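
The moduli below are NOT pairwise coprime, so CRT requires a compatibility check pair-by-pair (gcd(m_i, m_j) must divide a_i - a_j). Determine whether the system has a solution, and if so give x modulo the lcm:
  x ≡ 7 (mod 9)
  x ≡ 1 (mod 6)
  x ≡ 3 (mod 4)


Moduli 9, 6, 4 are not pairwise coprime, so CRT works modulo lcm(m_i) when all pairwise compatibility conditions hold.
Pairwise compatibility: gcd(m_i, m_j) must divide a_i - a_j for every pair.
Merge one congruence at a time:
  Start: x ≡ 7 (mod 9).
  Combine with x ≡ 1 (mod 6): gcd(9, 6) = 3; 1 - 7 = -6, which IS divisible by 3, so compatible.
    Write x = 7 + 9·t and substitute into x ≡ 1 (mod 6): 9·t ≡ 1 − 7 = -6 (mod 6).
    Divide the congruence (and modulus) by g = 3: 3·t ≡ -2 (mod 2).
    Reduce coefficients mod 2: 1·t ≡ 0 (mod 2).
    So t ≡ 0 (mod 2).
    Then x = 7 + 9·0 = 7, valid modulo lcm(9, 6) = 18: x ≡ 7 (mod 18).
  Combine with x ≡ 3 (mod 4): gcd(18, 4) = 2; 3 - 7 = -4, which IS divisible by 2, so compatible.
    Write x = 7 + 18·t and substitute into x ≡ 3 (mod 4): 18·t ≡ 3 − 7 = -4 (mod 4).
    Divide the congruence (and modulus) by g = 2: 9·t ≡ -2 (mod 2).
    Reduce coefficients mod 2: 1·t ≡ 0 (mod 2).
    So t ≡ 0 (mod 2).
    Then x = 7 + 18·0 = 7, valid modulo lcm(18, 4) = 36: x ≡ 7 (mod 36).
Verify: 7 mod 9 = 7, 7 mod 6 = 1, 7 mod 4 = 3.

x ≡ 7 (mod 36).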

_Problem statement_
Give every part of the material again, exactly as written.

_Written solution_
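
The moduli below are NOT pairwise coprime, so CRT requires a compatibility check pair-by-pair (gcd(m_i, m_j) must divide a_i - a_j). Determine whether the system has a solution, and if so give x modulo the lcm:
  x ≡ 7 (mod 9)
  x ≡ 1 (mod 6)
  x ≡ 3 (mod 4)


Moduli 9, 6, 4 are not pairwise coprime, so CRT works modulo lcm(m_i) when all pairwise compatibility conditions hold.
Pairwise compatibility: gcd(m_i, m_j) must divide a_i - a_j for every pair.
Merge one congruence at a time:
  Start: x ≡ 7 (mod 9).
  Combine with x ≡ 1 (mod 6): gcd(9, 6) = 3; 1 - 7 = -6, which IS divisible by 3, so compatible.
    Write x = 7 + 9·t and substitute into x ≡ 1 (mod 6): 9·t ≡ 1 − 7 = -6 (mod 6).
    Divide the congruence (and modulus) by g = 3: 3·t ≡ -2 (mod 2).
    Reduce coefficients mod 2: 1·t ≡ 0 (mod 2).
    So t ≡ 0 (mod 2).
    Then x = 7 + 9·0 = 7, valid modulo lcm(9, 6) = 18: x ≡ 7 (mod 18).
  Combine with x ≡ 3 (mod 4): gcd(18, 4) = 2; 3 - 7 = -4, which IS divisible by 2, so compatible.
    Write x = 7 + 18·t and substitute into x ≡ 3 (mod 4): 18·t ≡ 3 − 7 = -4 (mod 4).
    Divide the congruence (and modulus) by g = 2: 9·t ≡ -2 (mod 2).
    Reduce coefficients mod 2: 1·t ≡ 0 (mod 2).
    So t ≡ 0 (mod 2).
    Then x = 7 + 18·0 = 7, valid modulo lcm(18, 4) = 36: x ≡ 7 (mod 36).
Verify: 7 mod 9 = 7, 7 mod 6 = 1, 7 mod 4 = 3.

x ≡ 7 (mod 36).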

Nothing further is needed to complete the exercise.